-- Information follows --

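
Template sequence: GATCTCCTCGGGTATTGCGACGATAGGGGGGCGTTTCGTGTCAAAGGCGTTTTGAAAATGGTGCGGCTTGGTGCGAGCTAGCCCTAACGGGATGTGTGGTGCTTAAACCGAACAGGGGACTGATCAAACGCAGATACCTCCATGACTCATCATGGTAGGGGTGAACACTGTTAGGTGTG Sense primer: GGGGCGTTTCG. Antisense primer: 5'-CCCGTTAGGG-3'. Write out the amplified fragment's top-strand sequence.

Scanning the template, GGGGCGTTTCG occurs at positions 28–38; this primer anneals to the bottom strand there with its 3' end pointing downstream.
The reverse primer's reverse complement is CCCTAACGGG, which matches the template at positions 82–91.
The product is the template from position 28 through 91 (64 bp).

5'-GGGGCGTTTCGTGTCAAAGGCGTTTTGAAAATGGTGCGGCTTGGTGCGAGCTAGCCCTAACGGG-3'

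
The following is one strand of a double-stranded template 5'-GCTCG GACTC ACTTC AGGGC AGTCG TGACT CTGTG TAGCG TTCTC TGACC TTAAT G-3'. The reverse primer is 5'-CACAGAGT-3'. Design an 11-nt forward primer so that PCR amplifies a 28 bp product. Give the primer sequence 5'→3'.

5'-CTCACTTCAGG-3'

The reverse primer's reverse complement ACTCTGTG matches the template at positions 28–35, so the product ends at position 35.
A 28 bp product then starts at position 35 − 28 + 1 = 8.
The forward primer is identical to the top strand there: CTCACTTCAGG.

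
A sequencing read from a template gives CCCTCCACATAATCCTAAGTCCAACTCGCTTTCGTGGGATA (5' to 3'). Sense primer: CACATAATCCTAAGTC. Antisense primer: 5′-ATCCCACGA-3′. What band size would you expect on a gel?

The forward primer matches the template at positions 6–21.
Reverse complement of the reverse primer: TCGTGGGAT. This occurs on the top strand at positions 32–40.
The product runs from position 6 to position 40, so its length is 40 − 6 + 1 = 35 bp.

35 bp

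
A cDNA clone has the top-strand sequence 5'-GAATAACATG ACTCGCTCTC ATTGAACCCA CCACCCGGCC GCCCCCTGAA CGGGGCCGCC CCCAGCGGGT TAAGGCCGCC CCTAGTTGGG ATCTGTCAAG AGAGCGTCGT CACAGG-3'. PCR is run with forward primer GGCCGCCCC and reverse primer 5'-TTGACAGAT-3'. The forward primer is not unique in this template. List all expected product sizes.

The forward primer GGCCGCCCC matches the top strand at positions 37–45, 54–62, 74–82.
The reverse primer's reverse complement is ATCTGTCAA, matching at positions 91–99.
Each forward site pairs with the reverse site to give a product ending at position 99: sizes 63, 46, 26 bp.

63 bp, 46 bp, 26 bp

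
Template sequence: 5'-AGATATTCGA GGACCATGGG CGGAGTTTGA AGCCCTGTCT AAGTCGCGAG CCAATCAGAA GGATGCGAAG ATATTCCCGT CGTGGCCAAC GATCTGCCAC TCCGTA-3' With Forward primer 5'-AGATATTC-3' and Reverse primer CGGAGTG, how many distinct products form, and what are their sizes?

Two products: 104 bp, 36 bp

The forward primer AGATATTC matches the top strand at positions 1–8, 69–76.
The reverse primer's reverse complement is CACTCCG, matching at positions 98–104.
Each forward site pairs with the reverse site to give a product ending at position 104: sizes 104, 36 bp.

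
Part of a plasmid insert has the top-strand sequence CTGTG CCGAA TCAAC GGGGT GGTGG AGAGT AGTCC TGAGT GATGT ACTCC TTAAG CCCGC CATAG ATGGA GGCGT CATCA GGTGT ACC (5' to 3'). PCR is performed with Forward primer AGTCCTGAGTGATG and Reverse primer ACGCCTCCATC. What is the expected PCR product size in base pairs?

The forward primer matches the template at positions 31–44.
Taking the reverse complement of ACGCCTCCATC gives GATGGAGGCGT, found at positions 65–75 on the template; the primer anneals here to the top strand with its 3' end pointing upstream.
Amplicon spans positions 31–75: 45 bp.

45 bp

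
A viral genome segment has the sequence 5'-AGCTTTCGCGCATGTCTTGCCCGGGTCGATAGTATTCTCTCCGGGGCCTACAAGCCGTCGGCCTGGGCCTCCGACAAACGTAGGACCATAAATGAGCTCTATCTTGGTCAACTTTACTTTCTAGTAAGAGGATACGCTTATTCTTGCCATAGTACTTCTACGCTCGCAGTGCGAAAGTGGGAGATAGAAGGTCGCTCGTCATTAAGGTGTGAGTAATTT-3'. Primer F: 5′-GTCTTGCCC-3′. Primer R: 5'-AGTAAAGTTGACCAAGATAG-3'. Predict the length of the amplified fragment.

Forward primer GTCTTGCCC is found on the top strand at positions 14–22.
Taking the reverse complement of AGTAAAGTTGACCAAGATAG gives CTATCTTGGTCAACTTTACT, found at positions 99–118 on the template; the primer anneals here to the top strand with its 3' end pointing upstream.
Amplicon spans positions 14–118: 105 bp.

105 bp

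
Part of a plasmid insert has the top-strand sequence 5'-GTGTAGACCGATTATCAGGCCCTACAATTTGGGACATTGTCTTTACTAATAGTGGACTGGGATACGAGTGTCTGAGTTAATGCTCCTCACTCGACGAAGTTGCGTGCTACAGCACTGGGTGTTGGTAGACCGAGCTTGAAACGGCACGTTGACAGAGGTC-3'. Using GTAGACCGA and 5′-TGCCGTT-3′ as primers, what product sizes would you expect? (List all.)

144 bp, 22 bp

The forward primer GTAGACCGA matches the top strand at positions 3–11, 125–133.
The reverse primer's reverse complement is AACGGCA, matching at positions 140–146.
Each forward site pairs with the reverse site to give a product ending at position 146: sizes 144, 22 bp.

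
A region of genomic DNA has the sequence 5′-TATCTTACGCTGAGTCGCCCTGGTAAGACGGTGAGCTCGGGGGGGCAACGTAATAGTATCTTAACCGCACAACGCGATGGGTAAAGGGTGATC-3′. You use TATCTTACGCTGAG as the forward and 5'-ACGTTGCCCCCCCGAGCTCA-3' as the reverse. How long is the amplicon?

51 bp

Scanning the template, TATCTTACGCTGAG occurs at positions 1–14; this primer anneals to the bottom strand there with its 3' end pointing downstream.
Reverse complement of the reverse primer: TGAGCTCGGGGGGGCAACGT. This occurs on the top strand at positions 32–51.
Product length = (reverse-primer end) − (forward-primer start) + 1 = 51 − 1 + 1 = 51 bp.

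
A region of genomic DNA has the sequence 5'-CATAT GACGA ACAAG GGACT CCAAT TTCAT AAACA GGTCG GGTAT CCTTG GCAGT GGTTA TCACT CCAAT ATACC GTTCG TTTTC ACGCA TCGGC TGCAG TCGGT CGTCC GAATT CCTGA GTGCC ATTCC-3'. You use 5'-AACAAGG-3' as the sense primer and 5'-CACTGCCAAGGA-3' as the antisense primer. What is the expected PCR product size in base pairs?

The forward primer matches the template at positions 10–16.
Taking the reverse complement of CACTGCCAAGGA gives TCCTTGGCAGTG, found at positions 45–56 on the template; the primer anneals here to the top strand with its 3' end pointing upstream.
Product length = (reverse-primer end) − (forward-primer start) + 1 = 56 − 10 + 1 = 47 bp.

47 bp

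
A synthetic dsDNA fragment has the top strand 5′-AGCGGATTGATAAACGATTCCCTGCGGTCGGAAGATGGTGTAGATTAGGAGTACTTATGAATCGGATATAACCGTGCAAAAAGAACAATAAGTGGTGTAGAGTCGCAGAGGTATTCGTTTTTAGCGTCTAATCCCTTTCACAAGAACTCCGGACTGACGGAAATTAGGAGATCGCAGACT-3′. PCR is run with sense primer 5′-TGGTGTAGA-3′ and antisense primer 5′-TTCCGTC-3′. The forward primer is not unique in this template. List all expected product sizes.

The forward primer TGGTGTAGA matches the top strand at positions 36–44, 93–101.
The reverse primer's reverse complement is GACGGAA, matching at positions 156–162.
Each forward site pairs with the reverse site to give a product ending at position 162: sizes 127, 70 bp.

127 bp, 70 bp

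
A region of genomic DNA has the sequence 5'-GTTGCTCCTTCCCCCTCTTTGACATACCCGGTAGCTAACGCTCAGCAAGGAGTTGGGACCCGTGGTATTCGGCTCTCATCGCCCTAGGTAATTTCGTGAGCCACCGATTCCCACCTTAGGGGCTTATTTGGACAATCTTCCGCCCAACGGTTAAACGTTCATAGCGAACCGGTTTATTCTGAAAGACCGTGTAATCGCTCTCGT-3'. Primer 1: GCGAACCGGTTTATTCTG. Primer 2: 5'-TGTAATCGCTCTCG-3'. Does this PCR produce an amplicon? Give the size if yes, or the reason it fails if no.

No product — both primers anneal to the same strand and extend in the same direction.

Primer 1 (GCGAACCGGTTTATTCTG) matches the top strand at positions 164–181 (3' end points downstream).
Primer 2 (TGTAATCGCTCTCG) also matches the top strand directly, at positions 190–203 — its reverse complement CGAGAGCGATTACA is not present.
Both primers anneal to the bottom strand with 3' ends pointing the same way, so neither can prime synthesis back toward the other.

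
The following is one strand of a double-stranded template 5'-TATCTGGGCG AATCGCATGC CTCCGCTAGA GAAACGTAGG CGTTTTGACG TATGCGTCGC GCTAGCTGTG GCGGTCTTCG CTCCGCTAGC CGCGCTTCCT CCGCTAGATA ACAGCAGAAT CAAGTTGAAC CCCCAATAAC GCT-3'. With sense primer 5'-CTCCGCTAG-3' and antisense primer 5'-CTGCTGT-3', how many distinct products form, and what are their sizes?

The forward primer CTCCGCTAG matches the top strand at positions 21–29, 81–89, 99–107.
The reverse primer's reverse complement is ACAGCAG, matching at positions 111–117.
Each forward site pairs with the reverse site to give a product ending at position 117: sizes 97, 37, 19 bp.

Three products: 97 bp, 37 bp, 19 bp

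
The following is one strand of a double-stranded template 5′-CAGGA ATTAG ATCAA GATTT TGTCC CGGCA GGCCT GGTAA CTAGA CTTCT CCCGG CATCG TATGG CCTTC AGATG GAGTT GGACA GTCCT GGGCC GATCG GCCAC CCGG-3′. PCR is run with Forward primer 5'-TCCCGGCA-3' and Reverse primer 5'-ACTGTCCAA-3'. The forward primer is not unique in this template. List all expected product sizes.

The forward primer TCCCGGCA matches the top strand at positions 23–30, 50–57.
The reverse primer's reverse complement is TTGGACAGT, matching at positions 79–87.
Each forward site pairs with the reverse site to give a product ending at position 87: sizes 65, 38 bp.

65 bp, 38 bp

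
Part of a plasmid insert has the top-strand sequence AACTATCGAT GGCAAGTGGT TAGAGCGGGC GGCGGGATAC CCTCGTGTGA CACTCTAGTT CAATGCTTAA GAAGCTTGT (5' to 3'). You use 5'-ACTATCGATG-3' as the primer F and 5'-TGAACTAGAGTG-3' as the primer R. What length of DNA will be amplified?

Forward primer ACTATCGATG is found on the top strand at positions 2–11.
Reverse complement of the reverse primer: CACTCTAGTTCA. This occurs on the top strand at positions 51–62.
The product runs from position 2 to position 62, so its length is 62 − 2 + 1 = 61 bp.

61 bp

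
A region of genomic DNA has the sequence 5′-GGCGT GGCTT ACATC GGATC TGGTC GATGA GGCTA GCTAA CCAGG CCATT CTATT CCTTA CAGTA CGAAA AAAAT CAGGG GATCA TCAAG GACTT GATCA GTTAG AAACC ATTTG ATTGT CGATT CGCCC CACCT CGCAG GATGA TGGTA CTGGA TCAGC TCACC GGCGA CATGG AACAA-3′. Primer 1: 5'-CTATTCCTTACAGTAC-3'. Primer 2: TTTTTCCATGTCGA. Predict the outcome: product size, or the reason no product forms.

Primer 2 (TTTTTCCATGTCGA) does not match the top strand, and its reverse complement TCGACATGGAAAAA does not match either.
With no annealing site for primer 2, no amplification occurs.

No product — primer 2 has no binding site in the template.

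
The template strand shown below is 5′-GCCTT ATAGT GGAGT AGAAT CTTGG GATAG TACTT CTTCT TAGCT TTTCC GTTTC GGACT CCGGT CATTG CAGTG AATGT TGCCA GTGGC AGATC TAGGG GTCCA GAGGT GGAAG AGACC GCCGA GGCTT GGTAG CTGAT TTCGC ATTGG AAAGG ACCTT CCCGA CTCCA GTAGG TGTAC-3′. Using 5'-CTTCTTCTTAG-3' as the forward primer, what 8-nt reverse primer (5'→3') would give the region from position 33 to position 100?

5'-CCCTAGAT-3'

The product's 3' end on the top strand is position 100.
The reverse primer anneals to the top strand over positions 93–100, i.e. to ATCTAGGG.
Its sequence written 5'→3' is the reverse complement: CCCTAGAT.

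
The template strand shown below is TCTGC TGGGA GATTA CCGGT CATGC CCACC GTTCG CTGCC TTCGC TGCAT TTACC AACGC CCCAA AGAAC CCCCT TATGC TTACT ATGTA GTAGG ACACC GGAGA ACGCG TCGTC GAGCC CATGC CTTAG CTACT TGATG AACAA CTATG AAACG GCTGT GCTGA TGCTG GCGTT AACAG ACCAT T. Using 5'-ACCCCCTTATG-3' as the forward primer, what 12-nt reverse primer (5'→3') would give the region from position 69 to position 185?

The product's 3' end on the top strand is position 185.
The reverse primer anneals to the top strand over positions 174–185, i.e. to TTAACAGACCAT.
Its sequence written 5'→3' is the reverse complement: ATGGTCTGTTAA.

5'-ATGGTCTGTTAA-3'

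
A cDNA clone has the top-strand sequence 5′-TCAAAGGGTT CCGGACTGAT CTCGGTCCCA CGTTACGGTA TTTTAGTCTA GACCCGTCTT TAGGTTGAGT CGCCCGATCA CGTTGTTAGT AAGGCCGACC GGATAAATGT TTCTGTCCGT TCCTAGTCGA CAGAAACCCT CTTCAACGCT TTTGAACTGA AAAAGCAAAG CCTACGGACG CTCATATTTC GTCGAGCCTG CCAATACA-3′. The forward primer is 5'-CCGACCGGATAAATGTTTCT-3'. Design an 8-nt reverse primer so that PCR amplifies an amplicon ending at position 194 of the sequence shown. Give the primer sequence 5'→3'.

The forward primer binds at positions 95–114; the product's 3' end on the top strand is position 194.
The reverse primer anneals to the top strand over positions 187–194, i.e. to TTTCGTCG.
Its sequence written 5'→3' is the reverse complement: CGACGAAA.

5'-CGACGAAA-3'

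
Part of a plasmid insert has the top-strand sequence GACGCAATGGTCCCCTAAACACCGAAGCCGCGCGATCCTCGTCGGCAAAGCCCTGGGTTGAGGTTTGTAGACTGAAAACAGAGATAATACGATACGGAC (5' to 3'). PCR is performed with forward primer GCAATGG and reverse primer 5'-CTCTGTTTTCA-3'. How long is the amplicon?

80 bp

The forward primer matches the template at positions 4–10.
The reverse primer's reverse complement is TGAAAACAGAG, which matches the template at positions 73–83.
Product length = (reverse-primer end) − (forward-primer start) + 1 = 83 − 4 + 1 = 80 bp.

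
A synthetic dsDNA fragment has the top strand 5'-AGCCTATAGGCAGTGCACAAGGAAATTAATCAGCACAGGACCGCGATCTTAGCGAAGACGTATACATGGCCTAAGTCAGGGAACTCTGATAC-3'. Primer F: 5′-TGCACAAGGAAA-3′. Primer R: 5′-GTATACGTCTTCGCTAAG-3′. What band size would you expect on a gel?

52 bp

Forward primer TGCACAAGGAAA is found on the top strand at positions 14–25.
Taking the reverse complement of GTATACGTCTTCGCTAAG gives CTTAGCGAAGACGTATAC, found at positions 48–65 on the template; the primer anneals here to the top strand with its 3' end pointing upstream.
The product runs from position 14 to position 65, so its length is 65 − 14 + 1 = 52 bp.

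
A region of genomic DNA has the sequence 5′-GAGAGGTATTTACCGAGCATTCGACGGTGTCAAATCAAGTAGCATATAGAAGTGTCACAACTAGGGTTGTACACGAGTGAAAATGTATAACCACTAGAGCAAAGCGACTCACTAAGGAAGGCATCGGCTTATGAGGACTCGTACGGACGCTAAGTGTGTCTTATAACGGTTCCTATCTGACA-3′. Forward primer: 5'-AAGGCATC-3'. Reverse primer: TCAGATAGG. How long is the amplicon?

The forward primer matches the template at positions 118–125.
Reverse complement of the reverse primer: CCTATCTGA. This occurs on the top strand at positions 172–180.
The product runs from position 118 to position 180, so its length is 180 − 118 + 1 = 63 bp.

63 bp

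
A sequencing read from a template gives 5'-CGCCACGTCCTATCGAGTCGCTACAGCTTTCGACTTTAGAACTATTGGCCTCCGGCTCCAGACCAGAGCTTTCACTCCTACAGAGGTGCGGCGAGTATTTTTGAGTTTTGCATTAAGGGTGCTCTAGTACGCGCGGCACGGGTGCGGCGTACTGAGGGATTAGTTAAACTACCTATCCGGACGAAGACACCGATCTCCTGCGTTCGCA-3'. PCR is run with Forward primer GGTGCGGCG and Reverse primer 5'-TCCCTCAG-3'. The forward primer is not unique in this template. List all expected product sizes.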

-- Information concluded --

**Your goal**.
What is needed is a word-for-word restatement of every line from the one with "TCAGATAGG. How long is the amplicon?" to the end of the entries above.

**Exercise result**.
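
A region of genomic DNA has the sequence 5′-GAGAGGTATTTACCGAGCATTCGACGGTGTCAAATCAAGTAGCATATAGAAGTGTCACAACTAGGGTTGTACACGAGTGAAAATGTATAACCACTAGAGCAAAGCGACTCACTAAGGAAGGCATCGGCTTATGAGGACTCGTACGGACGCTAAGTGTGTCTTATAACGGTTCCTATCTGACA-3′. Forward primer: 5'-AAGGCATC-3'. Reverse primer: TCAGATAGG. How long is the amplicon?

The forward primer matches the template at positions 118–125.
Reverse complement of the reverse primer: CCTATCTGA. This occurs on the top strand at positions 172–180.
The product runs from position 118 to position 180, so its length is 180 − 118 + 1 = 63 bp.

63 bp

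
A sequencing read from a template gives 5'-CGCCACGTCCTATCGAGTCGCTACAGCTTTCGACTTTAGAACTATTGGCCTCCGGCTCCAGACCAGAGCTTTCACTCCTACAGAGGTGCGGCGAGTATTTTTGAGTTTTGCATTAAGGGTGCTCTAGTACGCGCGGCACGGGTGCGGCGTACTGAGGGATTAGTTAAACTACCTATCCGGACGAAGACACCGATCTCCTGCGTTCGCA-3'. PCR is run with Forward primer GGTGCGGCG and Reverse primer 5'-TCCCTCAG-3'. The forward primer is not unique in this template. List all expected product sizes.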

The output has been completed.